*** Entries provided

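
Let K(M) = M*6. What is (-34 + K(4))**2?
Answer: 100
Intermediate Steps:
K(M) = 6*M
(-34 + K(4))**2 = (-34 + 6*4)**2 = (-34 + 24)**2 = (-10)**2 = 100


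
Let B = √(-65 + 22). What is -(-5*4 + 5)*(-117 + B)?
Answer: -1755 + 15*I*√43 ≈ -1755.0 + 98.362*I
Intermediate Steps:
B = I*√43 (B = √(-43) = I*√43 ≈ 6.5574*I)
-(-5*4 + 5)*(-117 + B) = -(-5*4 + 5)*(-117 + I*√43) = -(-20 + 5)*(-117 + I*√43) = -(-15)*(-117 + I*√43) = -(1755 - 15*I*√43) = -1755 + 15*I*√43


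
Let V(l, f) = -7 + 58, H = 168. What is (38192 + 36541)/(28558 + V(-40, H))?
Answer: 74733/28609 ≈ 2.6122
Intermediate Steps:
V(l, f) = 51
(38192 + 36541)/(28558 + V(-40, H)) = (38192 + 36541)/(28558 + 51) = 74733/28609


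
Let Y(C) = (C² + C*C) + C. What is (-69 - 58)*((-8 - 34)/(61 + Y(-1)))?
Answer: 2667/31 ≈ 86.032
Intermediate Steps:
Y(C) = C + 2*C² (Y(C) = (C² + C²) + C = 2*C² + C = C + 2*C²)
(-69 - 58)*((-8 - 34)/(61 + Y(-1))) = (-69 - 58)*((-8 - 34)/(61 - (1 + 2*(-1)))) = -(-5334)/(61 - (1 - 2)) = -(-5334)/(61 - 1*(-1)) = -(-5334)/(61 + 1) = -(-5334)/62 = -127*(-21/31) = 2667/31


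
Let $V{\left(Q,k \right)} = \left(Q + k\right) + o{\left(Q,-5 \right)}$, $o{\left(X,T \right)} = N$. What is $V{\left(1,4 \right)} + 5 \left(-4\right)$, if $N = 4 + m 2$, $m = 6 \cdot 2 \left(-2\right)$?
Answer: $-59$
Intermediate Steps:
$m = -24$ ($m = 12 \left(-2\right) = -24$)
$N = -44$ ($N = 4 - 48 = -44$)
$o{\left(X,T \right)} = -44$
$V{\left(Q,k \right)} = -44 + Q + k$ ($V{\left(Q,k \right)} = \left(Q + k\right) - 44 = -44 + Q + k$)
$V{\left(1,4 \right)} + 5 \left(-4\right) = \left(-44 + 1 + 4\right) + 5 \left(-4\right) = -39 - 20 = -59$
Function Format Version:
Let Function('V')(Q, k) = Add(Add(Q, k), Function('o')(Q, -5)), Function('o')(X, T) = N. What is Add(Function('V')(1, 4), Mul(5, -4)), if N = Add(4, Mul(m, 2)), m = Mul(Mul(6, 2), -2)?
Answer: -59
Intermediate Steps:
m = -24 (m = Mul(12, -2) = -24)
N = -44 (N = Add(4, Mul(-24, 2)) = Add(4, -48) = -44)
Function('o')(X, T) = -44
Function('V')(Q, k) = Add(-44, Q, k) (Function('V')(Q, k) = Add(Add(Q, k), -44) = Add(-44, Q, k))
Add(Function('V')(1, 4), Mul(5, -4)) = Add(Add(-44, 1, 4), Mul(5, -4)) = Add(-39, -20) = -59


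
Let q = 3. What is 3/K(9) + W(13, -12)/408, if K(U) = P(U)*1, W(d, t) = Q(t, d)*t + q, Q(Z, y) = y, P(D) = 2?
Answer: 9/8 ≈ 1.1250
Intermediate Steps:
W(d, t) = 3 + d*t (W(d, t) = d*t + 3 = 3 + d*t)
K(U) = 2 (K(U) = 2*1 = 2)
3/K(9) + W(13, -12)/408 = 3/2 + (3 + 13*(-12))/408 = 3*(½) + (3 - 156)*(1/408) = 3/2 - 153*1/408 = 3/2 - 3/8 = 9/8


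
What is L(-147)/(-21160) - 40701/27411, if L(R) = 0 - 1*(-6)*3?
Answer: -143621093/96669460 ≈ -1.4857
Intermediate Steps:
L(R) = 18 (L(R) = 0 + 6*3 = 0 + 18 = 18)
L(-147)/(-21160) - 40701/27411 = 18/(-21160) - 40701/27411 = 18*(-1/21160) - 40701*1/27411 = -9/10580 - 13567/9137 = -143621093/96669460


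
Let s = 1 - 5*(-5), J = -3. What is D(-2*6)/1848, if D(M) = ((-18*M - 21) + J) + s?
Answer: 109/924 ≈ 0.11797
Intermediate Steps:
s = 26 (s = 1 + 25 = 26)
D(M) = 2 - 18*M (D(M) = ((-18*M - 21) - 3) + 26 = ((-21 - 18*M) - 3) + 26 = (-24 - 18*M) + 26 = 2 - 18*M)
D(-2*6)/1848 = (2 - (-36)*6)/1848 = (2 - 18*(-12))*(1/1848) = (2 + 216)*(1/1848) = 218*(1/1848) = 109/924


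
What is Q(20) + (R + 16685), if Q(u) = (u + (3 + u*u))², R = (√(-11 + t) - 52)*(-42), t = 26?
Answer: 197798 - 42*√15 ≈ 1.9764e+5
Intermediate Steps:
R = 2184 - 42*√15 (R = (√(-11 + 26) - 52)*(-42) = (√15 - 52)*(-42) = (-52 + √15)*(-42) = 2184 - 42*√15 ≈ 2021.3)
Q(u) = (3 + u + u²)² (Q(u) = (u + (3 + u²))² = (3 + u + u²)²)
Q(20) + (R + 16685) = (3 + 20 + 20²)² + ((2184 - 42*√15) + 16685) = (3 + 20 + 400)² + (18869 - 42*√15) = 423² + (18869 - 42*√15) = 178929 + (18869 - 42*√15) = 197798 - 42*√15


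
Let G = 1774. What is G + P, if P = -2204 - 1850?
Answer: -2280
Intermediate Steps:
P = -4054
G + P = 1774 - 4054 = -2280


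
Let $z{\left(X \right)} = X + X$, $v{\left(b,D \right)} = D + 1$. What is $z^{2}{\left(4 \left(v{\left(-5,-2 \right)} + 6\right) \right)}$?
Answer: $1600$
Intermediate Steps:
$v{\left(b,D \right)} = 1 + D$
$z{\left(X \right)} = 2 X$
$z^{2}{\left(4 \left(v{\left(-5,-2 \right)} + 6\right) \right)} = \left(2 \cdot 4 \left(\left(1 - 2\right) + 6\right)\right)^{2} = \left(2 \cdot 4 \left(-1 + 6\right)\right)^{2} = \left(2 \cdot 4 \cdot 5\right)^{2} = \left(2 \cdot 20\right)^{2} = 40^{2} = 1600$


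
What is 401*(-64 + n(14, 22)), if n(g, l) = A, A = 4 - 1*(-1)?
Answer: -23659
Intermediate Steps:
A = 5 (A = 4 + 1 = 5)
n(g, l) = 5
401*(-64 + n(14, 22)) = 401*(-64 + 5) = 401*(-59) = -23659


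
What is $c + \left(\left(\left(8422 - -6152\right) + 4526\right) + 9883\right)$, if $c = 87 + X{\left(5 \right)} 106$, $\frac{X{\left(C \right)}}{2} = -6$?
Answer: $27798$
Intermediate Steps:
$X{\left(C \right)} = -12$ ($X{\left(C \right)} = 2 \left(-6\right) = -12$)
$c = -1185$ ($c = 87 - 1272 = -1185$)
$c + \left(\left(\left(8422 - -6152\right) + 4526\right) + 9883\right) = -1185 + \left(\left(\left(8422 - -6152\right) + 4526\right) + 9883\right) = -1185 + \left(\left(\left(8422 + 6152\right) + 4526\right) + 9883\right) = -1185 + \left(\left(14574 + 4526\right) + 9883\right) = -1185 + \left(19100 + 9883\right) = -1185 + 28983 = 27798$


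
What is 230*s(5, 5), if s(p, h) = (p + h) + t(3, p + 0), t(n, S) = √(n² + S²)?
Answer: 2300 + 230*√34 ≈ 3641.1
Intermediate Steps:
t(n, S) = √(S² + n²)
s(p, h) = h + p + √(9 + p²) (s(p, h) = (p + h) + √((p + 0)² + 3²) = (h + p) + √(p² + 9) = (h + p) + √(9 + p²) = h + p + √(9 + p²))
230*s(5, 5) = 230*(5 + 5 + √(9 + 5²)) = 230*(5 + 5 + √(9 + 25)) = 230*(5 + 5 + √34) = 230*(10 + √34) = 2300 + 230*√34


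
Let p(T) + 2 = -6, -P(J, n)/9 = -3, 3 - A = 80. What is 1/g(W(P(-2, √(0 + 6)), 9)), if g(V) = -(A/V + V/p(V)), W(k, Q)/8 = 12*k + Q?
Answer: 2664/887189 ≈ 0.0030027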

******
*** Entries provided

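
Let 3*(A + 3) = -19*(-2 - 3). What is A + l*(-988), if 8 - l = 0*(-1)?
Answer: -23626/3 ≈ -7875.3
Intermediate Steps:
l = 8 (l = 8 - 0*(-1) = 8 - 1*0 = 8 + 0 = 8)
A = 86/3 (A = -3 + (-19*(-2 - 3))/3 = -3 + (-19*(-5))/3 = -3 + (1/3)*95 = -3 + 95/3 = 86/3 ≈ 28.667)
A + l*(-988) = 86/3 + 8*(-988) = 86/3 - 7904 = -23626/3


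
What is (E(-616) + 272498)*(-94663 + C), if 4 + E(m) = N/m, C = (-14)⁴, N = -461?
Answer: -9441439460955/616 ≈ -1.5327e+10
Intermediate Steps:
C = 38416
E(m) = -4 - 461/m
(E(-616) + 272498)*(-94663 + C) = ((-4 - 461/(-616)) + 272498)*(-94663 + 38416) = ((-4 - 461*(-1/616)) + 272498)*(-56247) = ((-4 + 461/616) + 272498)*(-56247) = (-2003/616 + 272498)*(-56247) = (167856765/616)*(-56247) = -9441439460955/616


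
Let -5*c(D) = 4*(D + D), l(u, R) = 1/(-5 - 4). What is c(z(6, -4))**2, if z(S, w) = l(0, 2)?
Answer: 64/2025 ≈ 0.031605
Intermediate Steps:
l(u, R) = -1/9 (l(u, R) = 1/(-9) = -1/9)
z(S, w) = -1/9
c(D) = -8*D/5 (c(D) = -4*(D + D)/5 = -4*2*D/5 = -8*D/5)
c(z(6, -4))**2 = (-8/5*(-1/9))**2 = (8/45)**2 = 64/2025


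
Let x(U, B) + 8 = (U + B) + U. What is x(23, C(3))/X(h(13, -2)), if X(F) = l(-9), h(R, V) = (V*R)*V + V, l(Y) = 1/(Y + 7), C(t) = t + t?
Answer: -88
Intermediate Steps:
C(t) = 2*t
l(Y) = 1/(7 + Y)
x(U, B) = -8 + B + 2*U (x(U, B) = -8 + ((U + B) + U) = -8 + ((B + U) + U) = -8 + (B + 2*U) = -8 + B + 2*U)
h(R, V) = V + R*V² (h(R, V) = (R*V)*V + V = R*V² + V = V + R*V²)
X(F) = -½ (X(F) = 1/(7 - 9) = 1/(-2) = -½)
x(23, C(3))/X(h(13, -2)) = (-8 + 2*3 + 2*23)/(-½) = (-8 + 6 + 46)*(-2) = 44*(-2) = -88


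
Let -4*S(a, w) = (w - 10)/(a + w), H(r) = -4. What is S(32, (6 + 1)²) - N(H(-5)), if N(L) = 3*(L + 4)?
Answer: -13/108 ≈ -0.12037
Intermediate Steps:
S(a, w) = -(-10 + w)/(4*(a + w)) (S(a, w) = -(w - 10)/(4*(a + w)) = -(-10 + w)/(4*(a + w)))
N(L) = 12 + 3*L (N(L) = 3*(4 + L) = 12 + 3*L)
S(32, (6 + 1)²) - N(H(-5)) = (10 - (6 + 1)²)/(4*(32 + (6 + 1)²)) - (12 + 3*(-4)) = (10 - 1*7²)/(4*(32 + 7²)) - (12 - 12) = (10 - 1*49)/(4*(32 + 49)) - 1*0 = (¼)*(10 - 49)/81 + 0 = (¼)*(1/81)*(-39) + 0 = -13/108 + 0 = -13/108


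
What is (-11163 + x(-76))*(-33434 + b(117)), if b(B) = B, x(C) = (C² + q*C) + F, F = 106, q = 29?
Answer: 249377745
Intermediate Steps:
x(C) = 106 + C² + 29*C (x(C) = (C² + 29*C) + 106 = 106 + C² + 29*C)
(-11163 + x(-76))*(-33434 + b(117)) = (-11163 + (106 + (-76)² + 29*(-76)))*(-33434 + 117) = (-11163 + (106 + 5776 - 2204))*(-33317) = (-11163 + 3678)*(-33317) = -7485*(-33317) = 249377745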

******

Referring to the material above, set down exactly the lines between the line with "Answer: -2280" and the line with "Answer: 2664/887189 ≈ 0.0030027", inclusive, and no other lines.

• Result
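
Answer: -2280
Intermediate Steps:
P = -4054
G + P = 1774 - 4054 = -2280


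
Let $z{\left(X \right)} = X + X$, $v{\left(b,D \right)} = D + 1$. What is $z^{2}{\left(4 \left(v{\left(-5,-2 \right)} + 6\right) \right)}$?
Answer: $1600$
Intermediate Steps:
$v{\left(b,D \right)} = 1 + D$
$z{\left(X \right)} = 2 X$
$z^{2}{\left(4 \left(v{\left(-5,-2 \right)} + 6\right) \right)} = \left(2 \cdot 4 \left(\left(1 - 2\right) + 6\right)\right)^{2} = \left(2 \cdot 4 \left(-1 + 6\right)\right)^{2} = \left(2 \cdot 4 \cdot 5\right)^{2} = \left(2 \cdot 20\right)^{2} = 40^{2} = 1600$


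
What is 401*(-64 + n(14, 22)), if n(g, l) = A, A = 4 - 1*(-1)?
Answer: -23659
Intermediate Steps:
A = 5 (A = 4 + 1 = 5)
n(g, l) = 5
401*(-64 + n(14, 22)) = 401*(-64 + 5) = 401*(-59) = -23659


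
What is $c + \left(\left(\left(8422 - -6152\right) + 4526\right) + 9883\right)$, if $c = 87 + X{\left(5 \right)} 106$, $\frac{X{\left(C \right)}}{2} = -6$?
Answer: $27798$
Intermediate Steps:
$X{\left(C \right)} = -12$ ($X{\left(C \right)} = 2 \left(-6\right) = -12$)
$c = -1185$ ($c = 87 - 1272 = -1185$)
$c + \left(\left(\left(8422 - -6152\right) + 4526\right) + 9883\right) = -1185 + \left(\left(\left(8422 - -6152\right) + 4526\right) + 9883\right) = -1185 + \left(\left(\left(8422 + 6152\right) + 4526\right) + 9883\right) = -1185 + \left(\left(14574 + 4526\right) + 9883\right) = -1185 + \left(19100 + 9883\right) = -1185 + 28983 = 27798$


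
What is 230*s(5, 5), if s(p, h) = (p + h) + t(3, p + 0), t(n, S) = √(n² + S²)?
Answer: 2300 + 230*√34 ≈ 3641.1
Intermediate Steps:
t(n, S) = √(S² + n²)
s(p, h) = h + p + √(9 + p²) (s(p, h) = (p + h) + √((p + 0)² + 3²) = (h + p) + √(p² + 9) = (h + p) + √(9 + p²) = h + p + √(9 + p²))
230*s(5, 5) = 230*(5 + 5 + √(9 + 5²)) = 230*(5 + 5 + √(9 + 25)) = 230*(5 + 5 + √34) = 230*(10 + √34) = 2300 + 230*√34


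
Let p(T) + 2 = -6, -P(J, n)/9 = -3, 3 - A = 80. What is 1/g(W(P(-2, √(0 + 6)), 9)), if g(V) = -(A/V + V/p(V)), W(k, Q)/8 = 12*k + Q?
Answer: 2664/887189 ≈ 0.0030027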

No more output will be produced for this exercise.